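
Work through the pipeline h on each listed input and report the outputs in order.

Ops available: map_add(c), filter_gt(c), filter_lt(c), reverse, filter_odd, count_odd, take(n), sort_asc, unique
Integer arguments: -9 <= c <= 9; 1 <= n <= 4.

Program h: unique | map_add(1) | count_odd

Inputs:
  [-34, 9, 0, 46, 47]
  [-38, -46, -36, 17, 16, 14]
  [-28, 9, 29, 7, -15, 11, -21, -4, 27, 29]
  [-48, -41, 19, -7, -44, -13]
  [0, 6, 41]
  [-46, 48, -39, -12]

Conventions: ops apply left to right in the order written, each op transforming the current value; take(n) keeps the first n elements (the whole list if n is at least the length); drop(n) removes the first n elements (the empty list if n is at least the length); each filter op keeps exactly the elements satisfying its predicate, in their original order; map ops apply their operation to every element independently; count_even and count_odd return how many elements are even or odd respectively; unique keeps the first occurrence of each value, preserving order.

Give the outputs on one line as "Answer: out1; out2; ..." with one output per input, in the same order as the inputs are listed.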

# AIM OF THE EXERCISE:
Filter the listing above for lines with the word "listed", and copy each one you find.

# COMPLETED EXERCISE:
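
Work through the pipeline h on each listed input and report the outputs in order.
Give the outputs on one line as "Answer: out1; out2; ..." with one output per input, in the same order as the inputs are listed.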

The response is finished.